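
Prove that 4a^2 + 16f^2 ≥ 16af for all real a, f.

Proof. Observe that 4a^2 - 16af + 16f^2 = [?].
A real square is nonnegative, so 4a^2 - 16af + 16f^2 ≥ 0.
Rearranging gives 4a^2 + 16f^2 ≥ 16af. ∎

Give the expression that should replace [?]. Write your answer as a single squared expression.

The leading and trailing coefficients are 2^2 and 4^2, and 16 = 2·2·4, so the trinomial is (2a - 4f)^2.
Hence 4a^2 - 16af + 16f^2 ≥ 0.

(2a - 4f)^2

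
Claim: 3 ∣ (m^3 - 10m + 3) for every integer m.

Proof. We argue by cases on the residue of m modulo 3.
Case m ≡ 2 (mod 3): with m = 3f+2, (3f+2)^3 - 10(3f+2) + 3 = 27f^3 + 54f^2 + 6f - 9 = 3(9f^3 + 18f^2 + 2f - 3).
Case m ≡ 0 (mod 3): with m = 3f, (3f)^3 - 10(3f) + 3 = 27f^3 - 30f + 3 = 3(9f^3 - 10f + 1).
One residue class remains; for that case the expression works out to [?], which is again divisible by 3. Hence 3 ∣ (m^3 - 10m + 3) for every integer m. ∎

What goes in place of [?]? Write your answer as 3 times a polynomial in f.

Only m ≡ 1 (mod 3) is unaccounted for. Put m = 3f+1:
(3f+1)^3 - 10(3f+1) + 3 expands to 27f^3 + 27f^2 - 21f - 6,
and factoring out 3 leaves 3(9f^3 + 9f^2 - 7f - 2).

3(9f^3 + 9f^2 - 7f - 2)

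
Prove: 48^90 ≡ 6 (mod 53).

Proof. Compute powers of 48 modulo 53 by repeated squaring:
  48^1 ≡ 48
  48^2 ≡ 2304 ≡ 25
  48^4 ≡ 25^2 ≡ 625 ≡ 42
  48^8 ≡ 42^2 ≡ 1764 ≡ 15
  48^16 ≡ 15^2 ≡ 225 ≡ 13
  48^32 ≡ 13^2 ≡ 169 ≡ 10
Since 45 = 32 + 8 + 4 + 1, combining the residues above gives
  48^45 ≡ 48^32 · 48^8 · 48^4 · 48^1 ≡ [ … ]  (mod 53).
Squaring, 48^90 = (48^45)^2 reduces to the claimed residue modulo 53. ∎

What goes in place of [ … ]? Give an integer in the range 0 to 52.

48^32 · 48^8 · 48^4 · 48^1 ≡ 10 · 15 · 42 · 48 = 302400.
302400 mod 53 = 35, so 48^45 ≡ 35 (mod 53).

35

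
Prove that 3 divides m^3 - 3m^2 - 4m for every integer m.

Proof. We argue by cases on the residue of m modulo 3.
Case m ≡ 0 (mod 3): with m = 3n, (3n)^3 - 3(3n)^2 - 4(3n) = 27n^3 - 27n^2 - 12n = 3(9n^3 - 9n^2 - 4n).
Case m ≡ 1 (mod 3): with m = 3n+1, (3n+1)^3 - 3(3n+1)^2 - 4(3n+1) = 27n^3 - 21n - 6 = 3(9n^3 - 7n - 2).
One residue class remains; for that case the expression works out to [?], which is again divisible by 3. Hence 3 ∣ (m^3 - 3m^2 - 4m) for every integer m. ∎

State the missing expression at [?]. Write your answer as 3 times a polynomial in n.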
-.-.-
Everything from the line with "Case m ≡ 2 (mod" through the line with "48^45 ≡ 48^32" in the listing above must be retyped exactly, with nothing added.

Expected output →
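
Case m ≡ 2 (mod 3): with m = 3f+2, (3f+2)^3 - 10(3f+2) + 3 = 27f^3 + 54f^2 + 6f - 9 = 3(9f^3 + 18f^2 + 2f - 3).
Case m ≡ 0 (mod 3): with m = 3f, (3f)^3 - 10(3f) + 3 = 27f^3 - 30f + 3 = 3(9f^3 - 10f + 1).
One residue class remains; for that case the expression works out to [?], which is again divisible by 3. Hence 3 ∣ (m^3 - 10m + 3) for every integer m. ∎

What goes in place of [?]? Write your answer as 3 times a polynomial in f.

Only m ≡ 1 (mod 3) is unaccounted for. Put m = 3f+1:
(3f+1)^3 - 10(3f+1) + 3 expands to 27f^3 + 27f^2 - 21f - 6,
and factoring out 3 leaves 3(9f^3 + 9f^2 - 7f - 2).

3(9f^3 + 9f^2 - 7f - 2)

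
Prove: 48^90 ≡ 6 (mod 53).

Proof. Compute powers of 48 modulo 53 by repeated squaring:
  48^1 ≡ 48
  48^2 ≡ 2304 ≡ 25
  48^4 ≡ 25^2 ≡ 625 ≡ 42
  48^8 ≡ 42^2 ≡ 1764 ≡ 15
  48^16 ≡ 15^2 ≡ 225 ≡ 13
  48^32 ≡ 13^2 ≡ 169 ≡ 10
Since 45 = 32 + 8 + 4 + 1, combining the residues above gives
  48^45 ≡ 48^32 · 48^8 · 48^4 · 48^1 ≡ [ … ]  (mod 53).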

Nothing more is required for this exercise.